* Collected data entries *
▼

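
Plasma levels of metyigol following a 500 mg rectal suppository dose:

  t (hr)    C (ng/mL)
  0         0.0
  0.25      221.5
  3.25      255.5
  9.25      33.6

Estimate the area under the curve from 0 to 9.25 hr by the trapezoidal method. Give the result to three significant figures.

Trapezoidal AUC_0→9.25:
  [0→0.25]: (0.0+221.5)/2 × 0.25 = 27.6875
  [0.25→3.25]: (221.5+255.5)/2 × 3 = 715.5
  [3.25→9.25]: (255.5+33.6)/2 × 6 = 867.3
  Sum = 1610.4875 ng/mL·hr

AUC = 1610 ng/mL·hr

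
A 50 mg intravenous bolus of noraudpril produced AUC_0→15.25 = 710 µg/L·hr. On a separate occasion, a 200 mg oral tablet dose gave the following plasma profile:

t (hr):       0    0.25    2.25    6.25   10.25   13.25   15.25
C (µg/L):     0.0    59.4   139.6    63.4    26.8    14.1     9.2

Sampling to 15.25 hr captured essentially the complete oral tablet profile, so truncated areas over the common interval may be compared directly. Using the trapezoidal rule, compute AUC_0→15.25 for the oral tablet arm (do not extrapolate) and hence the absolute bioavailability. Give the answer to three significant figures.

F = 0.309

Trapezoidal AUC_0→15.25 (oral tablet):
  [0→0.25]: (0.0+59.4)/2 × 0.25 = 7.425
  [0.25→2.25]: (59.4+139.6)/2 × 2 = 199.0
  [2.25→6.25]: (139.6+63.4)/2 × 4 = 406.0
  [6.25→10.25]: (63.4+26.8)/2 × 4 = 180.4
  [10.25→13.25]: (26.8+14.1)/2 × 3 = 61.35
  [13.25→15.25]: (14.1+9.2)/2 × 2 = 23.3
  Sum = 877.475 µg/L·hr
F = (AUC_ev/D_ev)/(AUC_iv/D_iv) = (877.475/200)/(710/50) = 4.387375/14.2 = 0.3090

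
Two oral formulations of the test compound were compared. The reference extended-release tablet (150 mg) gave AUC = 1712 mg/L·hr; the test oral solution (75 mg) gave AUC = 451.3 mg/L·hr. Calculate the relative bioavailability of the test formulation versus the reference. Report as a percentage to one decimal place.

F_rel = (AUC_test/D_test) / (AUC_ref/D_ref)
      = (451.3/75) / (1712/150)
      = 6.01733 / 11.4133 = 0.5272 = 52.72%

F_rel = 52.7%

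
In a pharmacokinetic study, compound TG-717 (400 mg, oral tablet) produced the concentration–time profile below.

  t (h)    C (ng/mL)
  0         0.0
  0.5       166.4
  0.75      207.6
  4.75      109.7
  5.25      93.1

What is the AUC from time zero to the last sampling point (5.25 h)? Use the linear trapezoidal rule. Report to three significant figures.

AUC = 774 ng/mL·h

Trapezoidal AUC_0→5.25:
  [0→0.5]: (0.0+166.4)/2 × 0.5 = 41.6
  [0.5→0.75]: (166.4+207.6)/2 × 0.25 = 46.75
  [0.75→4.75]: (207.6+109.7)/2 × 4 = 634.6
  [4.75→5.25]: (109.7+93.1)/2 × 0.5 = 50.7
  Sum = 773.65 ng/mL·h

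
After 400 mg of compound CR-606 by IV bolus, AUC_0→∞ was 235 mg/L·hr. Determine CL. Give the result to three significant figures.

CL = 1.70 L/hr

CL = Dose_iv / AUC_0→∞
   = 400 / 235 = 1.70213 L/hr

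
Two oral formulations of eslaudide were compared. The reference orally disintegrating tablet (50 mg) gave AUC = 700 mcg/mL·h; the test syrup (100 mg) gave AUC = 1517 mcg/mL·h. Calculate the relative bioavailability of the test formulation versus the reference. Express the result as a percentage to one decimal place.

F_rel = 108.4%

F_rel = (AUC_test/D_test) / (AUC_ref/D_ref)
      = (1517/100) / (700/50)
      = 15.17 / 14 = 1.0836 = 108.36%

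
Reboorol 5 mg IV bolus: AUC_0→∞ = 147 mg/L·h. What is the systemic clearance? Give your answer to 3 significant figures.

CL = Dose_iv / AUC_0→∞
   = 5 / 147 = 0.0340136 L/h

CL = 0.0340 L/h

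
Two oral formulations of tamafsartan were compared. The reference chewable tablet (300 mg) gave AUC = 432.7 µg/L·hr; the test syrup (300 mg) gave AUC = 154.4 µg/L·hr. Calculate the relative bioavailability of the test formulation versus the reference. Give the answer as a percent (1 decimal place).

F_rel = 35.7%

F_rel = (AUC_test/D_test) / (AUC_ref/D_ref)
      = (154.4/300) / (432.7/300)
      = 0.514667 / 1.44233 = 0.3568 = 35.68%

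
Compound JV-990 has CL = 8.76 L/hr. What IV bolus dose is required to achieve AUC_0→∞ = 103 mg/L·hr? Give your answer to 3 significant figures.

Dose_iv = CL × AUC_0→∞
     = 8.76 × 103 = 902.28 mg

Dose = 902 mg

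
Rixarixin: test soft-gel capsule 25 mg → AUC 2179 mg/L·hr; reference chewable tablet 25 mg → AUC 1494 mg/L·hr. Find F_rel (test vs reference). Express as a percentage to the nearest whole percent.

F_rel = (AUC_test/D_test) / (AUC_ref/D_ref)
      = (2179/25) / (1494/25)
      = 87.16 / 59.76 = 1.4585 = 145.85%

F_rel = 146%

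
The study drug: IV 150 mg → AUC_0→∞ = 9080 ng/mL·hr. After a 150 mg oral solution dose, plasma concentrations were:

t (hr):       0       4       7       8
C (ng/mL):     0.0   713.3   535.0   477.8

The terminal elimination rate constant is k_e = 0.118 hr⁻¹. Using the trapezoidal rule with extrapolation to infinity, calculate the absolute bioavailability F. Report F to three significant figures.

Trapezoidal AUC_0→8 (oral solution):
  [0→4]: (0.0+713.3)/2 × 4 = 1426.6
  [4→7]: (713.3+535.0)/2 × 3 = 1872.45
  [7→8]: (535.0+477.8)/2 × 1 = 506.4
  Sum = 3805.45 ng/mL·hr
Tail: C_last/k_e = 477.8/0.118 = 4049.153
AUC_0→∞ (oral solution) = 3805.45 + 4049.153 = 7854.603 ng/mL·hr
F = (AUC_ev/D_ev)/(AUC_iv/D_iv) = (7854.603/150)/(9080/150) = 52.36402/60.5333 = 0.8650

F = 0.865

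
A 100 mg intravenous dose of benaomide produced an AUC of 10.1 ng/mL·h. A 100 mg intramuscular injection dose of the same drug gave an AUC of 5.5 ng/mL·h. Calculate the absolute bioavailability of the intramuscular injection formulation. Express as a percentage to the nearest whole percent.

F = (AUC_ev / D_ev) / (AUC_iv / D_iv)
  = (5.5/100) / (10.1/100)
  = 0.055 / 0.101 = 0.5446
  = 54.46%

F = 54%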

▲

* What the task asks *
An exact copy of every entry is what is needed here.

* Your response *
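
Plasma levels of metyigol following a 500 mg rectal suppository dose:

  t (hr)    C (ng/mL)
  0         0.0
  0.25      221.5
  3.25      255.5
  9.25      33.6

Estimate the area under the curve from 0 to 9.25 hr by the trapezoidal method. Give the result to three significant figures.

Trapezoidal AUC_0→9.25:
  [0→0.25]: (0.0+221.5)/2 × 0.25 = 27.6875
  [0.25→3.25]: (221.5+255.5)/2 × 3 = 715.5
  [3.25→9.25]: (255.5+33.6)/2 × 6 = 867.3
  Sum = 1610.4875 ng/mL·hr

AUC = 1610 ng/mL·hr

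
A 50 mg intravenous bolus of noraudpril produced AUC_0→15.25 = 710 µg/L·hr. On a separate occasion, a 200 mg oral tablet dose gave the following plasma profile:

t (hr):       0    0.25    2.25    6.25   10.25   13.25   15.25
C (µg/L):     0.0    59.4   139.6    63.4    26.8    14.1     9.2

Sampling to 15.25 hr captured essentially the complete oral tablet profile, so truncated areas over the common interval may be compared directly. Using the trapezoidal rule, compute AUC_0→15.25 for the oral tablet arm (do not extrapolate) and hence the absolute bioavailability. Give the answer to three significant figures.

F = 0.309

Trapezoidal AUC_0→15.25 (oral tablet):
  [0→0.25]: (0.0+59.4)/2 × 0.25 = 7.425
  [0.25→2.25]: (59.4+139.6)/2 × 2 = 199.0
  [2.25→6.25]: (139.6+63.4)/2 × 4 = 406.0
  [6.25→10.25]: (63.4+26.8)/2 × 4 = 180.4
  [10.25→13.25]: (26.8+14.1)/2 × 3 = 61.35
  [13.25→15.25]: (14.1+9.2)/2 × 2 = 23.3
  Sum = 877.475 µg/L·hr
F = (AUC_ev/D_ev)/(AUC_iv/D_iv) = (877.475/200)/(710/50) = 4.387375/14.2 = 0.3090

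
Two oral formulations of the test compound were compared. The reference extended-release tablet (150 mg) gave AUC = 1712 mg/L·hr; the test oral solution (75 mg) gave AUC = 451.3 mg/L·hr. Calculate the relative bioavailability of the test formulation versus the reference. Report as a percentage to one decimal place.

F_rel = (AUC_test/D_test) / (AUC_ref/D_ref)
      = (451.3/75) / (1712/150)
      = 6.01733 / 11.4133 = 0.5272 = 52.72%

F_rel = 52.7%

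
In a pharmacokinetic study, compound TG-717 (400 mg, oral tablet) produced the concentration–time profile below.

  t (h)    C (ng/mL)
  0         0.0
  0.5       166.4
  0.75      207.6
  4.75      109.7
  5.25      93.1

What is the AUC from time zero to the last sampling point (5.25 h)? Use the linear trapezoidal rule. Report to three significant figures.

AUC = 774 ng/mL·h

Trapezoidal AUC_0→5.25:
  [0→0.5]: (0.0+166.4)/2 × 0.5 = 41.6
  [0.5→0.75]: (166.4+207.6)/2 × 0.25 = 46.75
  [0.75→4.75]: (207.6+109.7)/2 × 4 = 634.6
  [4.75→5.25]: (109.7+93.1)/2 × 0.5 = 50.7
  Sum = 773.65 ng/mL·h

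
After 400 mg of compound CR-606 by IV bolus, AUC_0→∞ was 235 mg/L·hr. Determine CL. Give the result to three significant figures.

CL = 1.70 L/hr

CL = Dose_iv / AUC_0→∞
   = 400 / 235 = 1.70213 L/hr

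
Two oral formulations of eslaudide were compared. The reference orally disintegrating tablet (50 mg) gave AUC = 700 mcg/mL·h; the test syrup (100 mg) gave AUC = 1517 mcg/mL·h. Calculate the relative bioavailability of the test formulation versus the reference. Express the result as a percentage to one decimal place.

F_rel = 108.4%

F_rel = (AUC_test/D_test) / (AUC_ref/D_ref)
      = (1517/100) / (700/50)
      = 15.17 / 14 = 1.0836 = 108.36%

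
Reboorol 5 mg IV bolus: AUC_0→∞ = 147 mg/L·h. What is the systemic clearance? Give your answer to 3 significant figures.

CL = Dose_iv / AUC_0→∞
   = 5 / 147 = 0.0340136 L/h

CL = 0.0340 L/h

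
Two oral formulations of tamafsartan were compared. The reference chewable tablet (300 mg) gave AUC = 432.7 µg/L·hr; the test syrup (300 mg) gave AUC = 154.4 µg/L·hr. Calculate the relative bioavailability of the test formulation versus the reference. Give the answer as a percent (1 decimal place).

F_rel = 35.7%

F_rel = (AUC_test/D_test) / (AUC_ref/D_ref)
      = (154.4/300) / (432.7/300)
      = 0.514667 / 1.44233 = 0.3568 = 35.68%

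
Compound JV-990 has CL = 8.76 L/hr. What IV bolus dose is required to achieve AUC_0→∞ = 103 mg/L·hr? Give your answer to 3 significant figures.

Dose_iv = CL × AUC_0→∞
     = 8.76 × 103 = 902.28 mg

Dose = 902 mg

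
Rixarixin: test soft-gel capsule 25 mg → AUC 2179 mg/L·hr; reference chewable tablet 25 mg → AUC 1494 mg/L·hr. Find F_rel (test vs reference). Express as a percentage to the nearest whole percent.

F_rel = (AUC_test/D_test) / (AUC_ref/D_ref)
      = (2179/25) / (1494/25)
      = 87.16 / 59.76 = 1.4585 = 145.85%

F_rel = 146%

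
The study drug: IV 150 mg → AUC_0→∞ = 9080 ng/mL·hr. After a 150 mg oral solution dose, plasma concentrations were:

t (hr):       0       4       7       8
C (ng/mL):     0.0   713.3   535.0   477.8

The terminal elimination rate constant is k_e = 0.118 hr⁻¹. Using the trapezoidal rule with extrapolation to infinity, calculate the absolute bioavailability F. Report F to three significant figures.

Trapezoidal AUC_0→8 (oral solution):
  [0→4]: (0.0+713.3)/2 × 4 = 1426.6
  [4→7]: (713.3+535.0)/2 × 3 = 1872.45
  [7→8]: (535.0+477.8)/2 × 1 = 506.4
  Sum = 3805.45 ng/mL·hr
Tail: C_last/k_e = 477.8/0.118 = 4049.153
AUC_0→∞ (oral solution) = 3805.45 + 4049.153 = 7854.603 ng/mL·hr
F = (AUC_ev/D_ev)/(AUC_iv/D_iv) = (7854.603/150)/(9080/150) = 52.36402/60.5333 = 0.8650

F = 0.865

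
A 100 mg intravenous dose of benaomide produced an AUC of 10.1 ng/mL·h. A 100 mg intramuscular injection dose of the same drug gave an AUC of 5.5 ng/mL·h. Calculate the absolute bioavailability of the intramuscular injection formulation. Express as a percentage to the nearest whole percent.

F = (AUC_ev / D_ev) / (AUC_iv / D_iv)
  = (5.5/100) / (10.1/100)
  = 0.055 / 0.101 = 0.5446
  = 54.46%

F = 54%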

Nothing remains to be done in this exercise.